### DATA SECTION
----

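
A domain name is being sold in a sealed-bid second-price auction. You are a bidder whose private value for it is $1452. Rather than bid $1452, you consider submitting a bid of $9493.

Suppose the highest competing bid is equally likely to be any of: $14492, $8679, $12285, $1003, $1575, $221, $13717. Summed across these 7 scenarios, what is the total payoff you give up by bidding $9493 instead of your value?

The deviation costs you only when the competing bid falls strictly between $1452 and $9493; elsewhere both bids give the same outcome.
$14492: outcomes coincide → loss $0.
$8679: truthful payoff $0, deviation payoff −$7227 → loss $7227.
$12285: outcomes coincide → loss $0.
$1003: outcomes coincide → loss $0.
$1575: truthful payoff $0, deviation payoff −$123 → loss $123.
$221: outcomes coincide → loss $0.
$13717: outcomes coincide → loss $0.
Total loss = $7227 + $123 = $7350.

$7350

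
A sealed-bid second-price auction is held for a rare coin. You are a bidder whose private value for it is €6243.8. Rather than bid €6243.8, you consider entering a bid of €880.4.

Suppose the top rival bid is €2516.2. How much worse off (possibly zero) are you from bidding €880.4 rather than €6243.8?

€3727.6

Bidding your value €6243.8: you win (since €6243.8 > €2516.2) and pay €2516.2. Payoff €3727.6.
Bidding €880.4: you lose. Payoff €0.
The competing bid €2516.2 lies between your shaded bid and your value, so underbidding forfeits an item you could have won at a profitable price.
Loss from deviating = €3727.6 − (€0) = €3727.6.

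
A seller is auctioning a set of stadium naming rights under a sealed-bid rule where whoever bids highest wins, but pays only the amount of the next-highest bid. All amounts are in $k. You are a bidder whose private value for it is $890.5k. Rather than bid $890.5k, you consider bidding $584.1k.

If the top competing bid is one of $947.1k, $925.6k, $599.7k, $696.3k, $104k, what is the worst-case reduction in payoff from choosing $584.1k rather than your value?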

----

### DESCRIPTION OF THE TASK
A word-for-word transcription of all the data is needed.

### RESPONSE TO THE EXERCISE
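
A domain name is being sold in a sealed-bid second-price auction. You are a bidder whose private value for it is $1452. Rather than bid $1452, you consider submitting a bid of $9493.

Suppose the highest competing bid is equally likely to be any of: $14492, $8679, $12285, $1003, $1575, $221, $13717. Summed across these 7 scenarios, what is the total payoff you give up by bidding $9493 instead of your value?

The deviation costs you only when the competing bid falls strictly between $1452 and $9493; elsewhere both bids give the same outcome.
$14492: outcomes coincide → loss $0.
$8679: truthful payoff $0, deviation payoff −$7227 → loss $7227.
$12285: outcomes coincide → loss $0.
$1003: outcomes coincide → loss $0.
$1575: truthful payoff $0, deviation payoff −$123 → loss $123.
$221: outcomes coincide → loss $0.
$13717: outcomes coincide → loss $0.
Total loss = $7227 + $123 = $7350.

$7350

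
A sealed-bid second-price auction is held for a rare coin. You are a bidder whose private value for it is €6243.8. Rather than bid €6243.8, you consider entering a bid of €880.4.

Suppose the top rival bid is €2516.2. How much worse off (possibly zero) are you from bidding €880.4 rather than €6243.8?

€3727.6

Bidding your value €6243.8: you win (since €6243.8 > €2516.2) and pay €2516.2. Payoff €3727.6.
Bidding €880.4: you lose. Payoff €0.
The competing bid €2516.2 lies between your shaded bid and your value, so underbidding forfeits an item you could have won at a profitable price.
Loss from deviating = €3727.6 − (€0) = €3727.6.

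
A seller is auctioning a set of stadium naming rights under a sealed-bid rule where whoever bids highest wins, but pays only the amount of the next-highest bid. All amounts are in $k. You are a bidder whose private value for it is $890.5k. Rather than bid $890.5k, you consider bidding $584.1k.

If the top competing bid is one of $947.1k, $925.6k, $599.7k, $696.3k, $104k, what is the worst-case reduction in payoff from choosing $584.1k rather than your value?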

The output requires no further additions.